# TASK ITEM
What is needed is an exact copy of all the records, written out in full.

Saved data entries
#####
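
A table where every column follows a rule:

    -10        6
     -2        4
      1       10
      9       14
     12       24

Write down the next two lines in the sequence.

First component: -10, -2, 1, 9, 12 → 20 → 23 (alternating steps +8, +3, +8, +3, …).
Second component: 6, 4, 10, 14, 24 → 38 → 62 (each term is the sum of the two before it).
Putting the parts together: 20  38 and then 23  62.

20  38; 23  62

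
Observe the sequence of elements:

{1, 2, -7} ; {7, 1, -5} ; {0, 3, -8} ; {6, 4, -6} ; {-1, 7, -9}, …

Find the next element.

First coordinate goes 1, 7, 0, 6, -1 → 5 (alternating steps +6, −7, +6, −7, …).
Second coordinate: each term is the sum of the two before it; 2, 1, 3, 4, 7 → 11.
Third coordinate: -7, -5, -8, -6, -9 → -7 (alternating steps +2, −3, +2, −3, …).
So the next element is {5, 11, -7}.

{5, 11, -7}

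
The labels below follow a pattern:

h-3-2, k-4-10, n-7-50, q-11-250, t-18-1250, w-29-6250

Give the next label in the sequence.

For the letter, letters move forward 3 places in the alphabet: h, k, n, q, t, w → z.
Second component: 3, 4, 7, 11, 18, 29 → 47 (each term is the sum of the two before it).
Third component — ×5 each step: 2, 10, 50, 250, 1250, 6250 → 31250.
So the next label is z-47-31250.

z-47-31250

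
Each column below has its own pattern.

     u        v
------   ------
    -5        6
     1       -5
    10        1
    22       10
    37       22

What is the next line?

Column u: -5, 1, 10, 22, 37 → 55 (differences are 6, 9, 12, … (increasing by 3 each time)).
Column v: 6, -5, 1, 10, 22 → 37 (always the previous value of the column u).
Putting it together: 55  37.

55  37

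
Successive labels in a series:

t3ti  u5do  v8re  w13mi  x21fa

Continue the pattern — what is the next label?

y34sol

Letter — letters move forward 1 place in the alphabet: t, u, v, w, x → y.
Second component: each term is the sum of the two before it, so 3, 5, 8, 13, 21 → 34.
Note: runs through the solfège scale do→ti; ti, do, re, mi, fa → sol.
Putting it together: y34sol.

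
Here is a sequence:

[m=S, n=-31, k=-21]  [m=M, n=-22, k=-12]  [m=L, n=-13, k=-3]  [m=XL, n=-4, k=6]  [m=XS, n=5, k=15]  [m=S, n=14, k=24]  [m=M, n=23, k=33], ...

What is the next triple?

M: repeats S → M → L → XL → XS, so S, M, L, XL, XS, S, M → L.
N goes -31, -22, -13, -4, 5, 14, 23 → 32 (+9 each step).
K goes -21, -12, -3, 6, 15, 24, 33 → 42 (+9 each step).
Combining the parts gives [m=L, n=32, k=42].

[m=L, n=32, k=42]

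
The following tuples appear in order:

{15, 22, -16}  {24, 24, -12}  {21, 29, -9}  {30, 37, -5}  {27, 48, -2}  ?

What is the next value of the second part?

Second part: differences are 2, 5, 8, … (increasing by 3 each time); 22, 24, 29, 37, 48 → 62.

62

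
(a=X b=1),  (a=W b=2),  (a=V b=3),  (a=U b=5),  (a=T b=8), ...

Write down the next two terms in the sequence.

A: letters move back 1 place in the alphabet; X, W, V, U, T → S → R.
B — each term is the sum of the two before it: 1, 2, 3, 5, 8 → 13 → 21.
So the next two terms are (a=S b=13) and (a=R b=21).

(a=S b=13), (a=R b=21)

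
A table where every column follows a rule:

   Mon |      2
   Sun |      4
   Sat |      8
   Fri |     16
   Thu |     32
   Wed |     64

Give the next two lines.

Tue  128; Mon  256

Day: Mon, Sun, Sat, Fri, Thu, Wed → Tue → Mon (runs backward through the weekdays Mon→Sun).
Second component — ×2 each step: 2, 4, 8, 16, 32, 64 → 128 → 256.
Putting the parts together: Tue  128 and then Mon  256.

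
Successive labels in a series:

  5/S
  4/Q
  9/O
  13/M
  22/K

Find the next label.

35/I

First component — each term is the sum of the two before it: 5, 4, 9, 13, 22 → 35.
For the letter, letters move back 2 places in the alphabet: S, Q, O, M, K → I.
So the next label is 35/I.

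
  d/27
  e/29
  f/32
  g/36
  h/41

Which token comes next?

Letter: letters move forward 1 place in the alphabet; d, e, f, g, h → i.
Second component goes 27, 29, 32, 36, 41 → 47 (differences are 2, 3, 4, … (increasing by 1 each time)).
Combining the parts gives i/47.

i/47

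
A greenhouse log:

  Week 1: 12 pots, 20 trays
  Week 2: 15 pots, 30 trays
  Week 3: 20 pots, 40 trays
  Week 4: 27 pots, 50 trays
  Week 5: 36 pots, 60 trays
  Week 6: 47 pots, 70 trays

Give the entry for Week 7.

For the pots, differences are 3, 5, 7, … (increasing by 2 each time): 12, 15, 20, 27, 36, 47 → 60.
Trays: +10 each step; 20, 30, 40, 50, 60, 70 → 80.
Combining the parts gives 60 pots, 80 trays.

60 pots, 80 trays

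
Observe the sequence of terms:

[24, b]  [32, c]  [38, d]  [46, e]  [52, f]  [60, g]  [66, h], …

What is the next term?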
#####
# WRITTEN RESPONSE
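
A table where every column follows a rule:

    -10        6
     -2        4
      1       10
      9       14
     12       24

Write down the next two lines in the sequence.

First component: -10, -2, 1, 9, 12 → 20 → 23 (alternating steps +8, +3, +8, +3, …).
Second component: 6, 4, 10, 14, 24 → 38 → 62 (each term is the sum of the two before it).
Putting the parts together: 20  38 and then 23  62.

20  38; 23  62

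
Observe the sequence of elements:

{1, 2, -7} ; {7, 1, -5} ; {0, 3, -8} ; {6, 4, -6} ; {-1, 7, -9}, …

Find the next element.

First coordinate goes 1, 7, 0, 6, -1 → 5 (alternating steps +6, −7, +6, −7, …).
Second coordinate: each term is the sum of the two before it; 2, 1, 3, 4, 7 → 11.
Third coordinate: -7, -5, -8, -6, -9 → -7 (alternating steps +2, −3, +2, −3, …).
So the next element is {5, 11, -7}.

{5, 11, -7}

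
The labels below follow a pattern:

h-3-2, k-4-10, n-7-50, q-11-250, t-18-1250, w-29-6250

Give the next label in the sequence.

For the letter, letters move forward 3 places in the alphabet: h, k, n, q, t, w → z.
Second component: 3, 4, 7, 11, 18, 29 → 47 (each term is the sum of the two before it).
Third component — ×5 each step: 2, 10, 50, 250, 1250, 6250 → 31250.
So the next label is z-47-31250.

z-47-31250

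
Each column below has its own pattern.

     u        v
------   ------
    -5        6
     1       -5
    10        1
    22       10
    37       22

What is the next line?

Column u: -5, 1, 10, 22, 37 → 55 (differences are 6, 9, 12, … (increasing by 3 each time)).
Column v: 6, -5, 1, 10, 22 → 37 (always the previous value of the column u).
Putting it together: 55  37.

55  37

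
Successive labels in a series:

t3ti  u5do  v8re  w13mi  x21fa

Continue the pattern — what is the next label?

y34sol

Letter — letters move forward 1 place in the alphabet: t, u, v, w, x → y.
Second component: each term is the sum of the two before it, so 3, 5, 8, 13, 21 → 34.
Note: runs through the solfège scale do→ti; ti, do, re, mi, fa → sol.
Putting it together: y34sol.

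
Here is a sequence:

[m=S, n=-31, k=-21]  [m=M, n=-22, k=-12]  [m=L, n=-13, k=-3]  [m=XL, n=-4, k=6]  [m=XS, n=5, k=15]  [m=S, n=14, k=24]  [m=M, n=23, k=33], ...

What is the next triple?

M: repeats S → M → L → XL → XS, so S, M, L, XL, XS, S, M → L.
N goes -31, -22, -13, -4, 5, 14, 23 → 32 (+9 each step).
K goes -21, -12, -3, 6, 15, 24, 33 → 42 (+9 each step).
Combining the parts gives [m=L, n=32, k=42].

[m=L, n=32, k=42]

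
The following tuples appear in order:

{15, 22, -16}  {24, 24, -12}  {21, 29, -9}  {30, 37, -5}  {27, 48, -2}  ?

What is the next value of the second part?

Second part: differences are 2, 5, 8, … (increasing by 3 each time); 22, 24, 29, 37, 48 → 62.

62

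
(a=X b=1),  (a=W b=2),  (a=V b=3),  (a=U b=5),  (a=T b=8), ...

Write down the next two terms in the sequence.

A: letters move back 1 place in the alphabet; X, W, V, U, T → S → R.
B — each term is the sum of the two before it: 1, 2, 3, 5, 8 → 13 → 21.
So the next two terms are (a=S b=13) and (a=R b=21).

(a=S b=13), (a=R b=21)

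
A table where every column follows a rule:

   Mon |      2
   Sun |      4
   Sat |      8
   Fri |     16
   Thu |     32
   Wed |     64

Give the next two lines.

Tue  128; Mon  256

Day: Mon, Sun, Sat, Fri, Thu, Wed → Tue → Mon (runs backward through the weekdays Mon→Sun).
Second component — ×2 each step: 2, 4, 8, 16, 32, 64 → 128 → 256.
Putting the parts together: Tue  128 and then Mon  256.

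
Successive labels in a series:

  5/S
  4/Q
  9/O
  13/M
  22/K

Find the next label.

35/I

First component — each term is the sum of the two before it: 5, 4, 9, 13, 22 → 35.
For the letter, letters move back 2 places in the alphabet: S, Q, O, M, K → I.
So the next label is 35/I.

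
  d/27
  e/29
  f/32
  g/36
  h/41

Which token comes next?

Letter: letters move forward 1 place in the alphabet; d, e, f, g, h → i.
Second component goes 27, 29, 32, 36, 41 → 47 (differences are 2, 3, 4, … (increasing by 1 each time)).
Combining the parts gives i/47.

i/47

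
A greenhouse log:

  Week 1: 12 pots, 20 trays
  Week 2: 15 pots, 30 trays
  Week 3: 20 pots, 40 trays
  Week 4: 27 pots, 50 trays
  Week 5: 36 pots, 60 trays
  Week 6: 47 pots, 70 trays

Give the entry for Week 7.

For the pots, differences are 3, 5, 7, … (increasing by 2 each time): 12, 15, 20, 27, 36, 47 → 60.
Trays: +10 each step; 20, 30, 40, 50, 60, 70 → 80.
Combining the parts gives 60 pots, 80 trays.

60 pots, 80 trays

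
Observe the sequence of terms:

[24, b]  [32, c]  [38, d]  [46, e]  [52, f]  [60, g]  [66, h], …

What is the next term?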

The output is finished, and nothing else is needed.